[Materials provided — start]

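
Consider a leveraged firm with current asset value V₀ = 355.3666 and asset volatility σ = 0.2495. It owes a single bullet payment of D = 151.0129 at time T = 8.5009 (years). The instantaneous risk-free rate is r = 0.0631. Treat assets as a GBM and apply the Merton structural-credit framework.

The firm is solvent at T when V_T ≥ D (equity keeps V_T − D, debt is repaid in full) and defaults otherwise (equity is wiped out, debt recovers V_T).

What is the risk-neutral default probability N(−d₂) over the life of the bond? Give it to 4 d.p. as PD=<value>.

PD=0.0606

d₁ = [ln(V₀/D) + (r + σ²/2)T] / (σ√T)
   = [ln(355.3666/151.0129) + (0.0631 + 0.5·0.2495²)·8.5009] / (0.2495·√8.5009)
   = [0.855785 + 0.800998] / 0.727450 = 2.277522
d₂ = d₁ − σ√T = 2.277522 − 0.727450 = 1.550073
risk-neutral PD = N(−d₂) = N(-1.550073) = 0.060562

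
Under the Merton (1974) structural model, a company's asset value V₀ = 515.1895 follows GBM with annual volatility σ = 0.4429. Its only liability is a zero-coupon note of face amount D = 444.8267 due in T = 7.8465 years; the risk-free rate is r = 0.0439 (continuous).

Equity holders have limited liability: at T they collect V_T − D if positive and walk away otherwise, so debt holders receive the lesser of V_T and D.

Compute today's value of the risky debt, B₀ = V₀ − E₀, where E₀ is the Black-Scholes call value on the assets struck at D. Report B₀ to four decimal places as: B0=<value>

d₁ = [ln(V₀/D) + (r + σ²/2)T] / (σ√T)
   = [ln(515.1895/444.8267) + (0.0439 + 0.5·0.4429²)·7.8465] / (0.4429·√7.8465)
   = [0.146850 + 1.114048] / 1.240634 = 1.016333
d₂ = d₁ − σ√T = 1.016333 − 1.240634 = -0.224301
N(d₁) = 0.845265,  N(d₂) = 0.411262,  e^(−rT) = 0.708602
E₀ = V₀·N(d₁) − D·e^(−rT)·N(d₂)
   = 515.1895·0.845265 − 444.8267·0.708602·0.411262 = 305.839711
B₀ = V₀ − E₀ = 515.1895 − 305.839711 = 209.349789

B0=209.3498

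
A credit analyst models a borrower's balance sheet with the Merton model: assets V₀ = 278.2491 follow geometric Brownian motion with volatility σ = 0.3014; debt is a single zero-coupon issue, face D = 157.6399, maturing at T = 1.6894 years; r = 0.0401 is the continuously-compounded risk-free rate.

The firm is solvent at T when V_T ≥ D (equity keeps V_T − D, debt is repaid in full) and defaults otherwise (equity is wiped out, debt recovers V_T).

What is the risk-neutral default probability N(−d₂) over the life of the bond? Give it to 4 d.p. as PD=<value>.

PD=0.0767

d₁ = [ln(V₀/D) + (r + σ²/2)T] / (σ√T)
   = [ln(278.2491/157.6399) + (0.0401 + 0.5·0.3014²)·1.6894] / (0.3014·√1.6894)
   = [0.568203 + 0.144479] / 0.391750 = 1.819226
d₂ = d₁ − σ√T = 1.819226 − 0.391750 = 1.427476
risk-neutral PD = N(−d₂) = N(-1.427476) = 0.076721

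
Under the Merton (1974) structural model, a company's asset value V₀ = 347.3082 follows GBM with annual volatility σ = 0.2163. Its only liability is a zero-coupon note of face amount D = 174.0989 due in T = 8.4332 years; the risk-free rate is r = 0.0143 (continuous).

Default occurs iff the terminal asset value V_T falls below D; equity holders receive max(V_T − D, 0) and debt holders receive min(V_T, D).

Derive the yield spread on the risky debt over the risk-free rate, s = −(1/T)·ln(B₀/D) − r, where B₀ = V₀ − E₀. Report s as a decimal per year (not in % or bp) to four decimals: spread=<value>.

d₁ = [ln(V₀/D) + (r + σ²/2)T] / (σ√T)
   = [ln(347.3082/174.0989) + (0.0143 + 0.5·0.2163²)·8.4332] / (0.2163·√8.4332)
   = [0.690589 + 0.317871] / 0.628135 = 1.605484
d₂ = d₁ − σ√T = 1.605484 − 0.628135 = 0.977350
N(d₁) = 0.945806,  N(d₂) = 0.835802,  e^(−rT) = 0.886393
E₀ = V₀·N(d₁) − D·e^(−rT)·N(d₂)
   = 347.3082·0.945806 − 174.0989·0.886393·0.835802 = 199.505295
B₀ = V₀ − E₀ = 347.3082 − 199.505295 = 147.802905
spread = −(1/T)·ln(B₀/D) − r = −(1/8.4332)·ln(147.802905/174.0989) − 0.0143 = 0.00511658

spread=0.0051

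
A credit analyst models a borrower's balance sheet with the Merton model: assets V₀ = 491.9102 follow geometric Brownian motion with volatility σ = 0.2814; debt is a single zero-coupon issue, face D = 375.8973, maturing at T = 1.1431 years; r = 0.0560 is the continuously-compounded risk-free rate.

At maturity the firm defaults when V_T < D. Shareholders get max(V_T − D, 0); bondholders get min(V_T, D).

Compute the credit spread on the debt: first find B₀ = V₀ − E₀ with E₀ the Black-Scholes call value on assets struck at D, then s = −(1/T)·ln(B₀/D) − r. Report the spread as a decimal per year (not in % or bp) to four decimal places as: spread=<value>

d₁ = [ln(V₀/D) + (r + σ²/2)T] / (σ√T)
   = [ln(491.9102/375.8973) + (0.0560 + 0.5·0.2814²)·1.1431] / (0.2814·√1.1431)
   = [0.268980 + 0.109272] / 0.300861 = 1.257233
d₂ = d₁ − σ√T = 1.257233 − 0.300861 = 0.956371
N(d₁) = 0.895665,  N(d₂) = 0.830558,  e^(−rT) = 0.937992
E₀ = V₀·N(d₁) − D·e^(−rT)·N(d₂)
   = 491.9102·0.895665 − 375.8973·0.937992·0.830558 = 147.741595
B₀ = V₀ − E₀ = 491.9102 − 147.741595 = 344.168605
spread = −(1/T)·ln(B₀/D) − r = −(1/1.1431)·ln(344.168605/375.8973) − 0.0560 = 0.02114487

spread=0.0211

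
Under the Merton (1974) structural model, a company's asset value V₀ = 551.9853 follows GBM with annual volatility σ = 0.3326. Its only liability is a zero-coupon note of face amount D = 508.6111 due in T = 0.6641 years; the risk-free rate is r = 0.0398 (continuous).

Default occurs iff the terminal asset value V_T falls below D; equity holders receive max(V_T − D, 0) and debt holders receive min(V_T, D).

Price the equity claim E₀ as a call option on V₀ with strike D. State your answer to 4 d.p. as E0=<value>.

E0=89.1843

d₁ = [ln(V₀/D) + (r + σ²/2)T] / (σ√T)
   = [ln(551.9853/508.6111) + (0.0398 + 0.5·0.3326²)·0.6641] / (0.3326·√0.6641)
   = [0.081838 + 0.063163] / 0.271043 = 0.534974
d₂ = d₁ − σ√T = 0.534974 − 0.271043 = 0.263930
N(d₁) = 0.703666,  N(d₂) = 0.604083,  e^(−rT) = 0.973915
E₀ = V₀·N(d₁) − D·e^(−rT)·N(d₂)
   = 551.9853·0.703666 − 508.6111·0.973915·0.604083 = 89.184304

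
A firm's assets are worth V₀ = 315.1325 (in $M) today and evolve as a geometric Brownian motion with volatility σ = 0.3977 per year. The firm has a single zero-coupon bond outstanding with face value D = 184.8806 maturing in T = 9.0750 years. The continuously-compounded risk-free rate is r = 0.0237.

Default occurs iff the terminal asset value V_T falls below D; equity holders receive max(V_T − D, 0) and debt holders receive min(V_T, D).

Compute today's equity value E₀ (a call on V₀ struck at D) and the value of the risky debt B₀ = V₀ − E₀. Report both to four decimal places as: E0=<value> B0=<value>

d₁ = [ln(V₀/D) + (r + σ²/2)T] / (σ√T)
   = [ln(315.1325/184.8806) + (0.0237 + 0.5·0.3977²)·9.0750] / (0.3977·√9.0750)
   = [0.533283 + 0.932753] / 1.198061 = 1.223674
d₂ = d₁ − σ√T = 1.223674 − 1.198061 = 0.025613
N(d₁) = 0.889462,  N(d₂) = 0.510217,  e^(−rT) = 0.806479
E₀ = V₀·N(d₁) − D·e^(−rT)·N(d₂)
   = 315.1325·0.889462 − 184.8806·0.806479·0.510217 = 204.223969
B₀ = V₀ − E₀ = 315.1325 − 204.223969 = 110.908531

E0=204.2240 B0=110.9085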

[Materials provided — finish]

What to produce:
Nothing but a number should be given: the count of lines in the material where the string "follows" occurs.

Exercise output:
3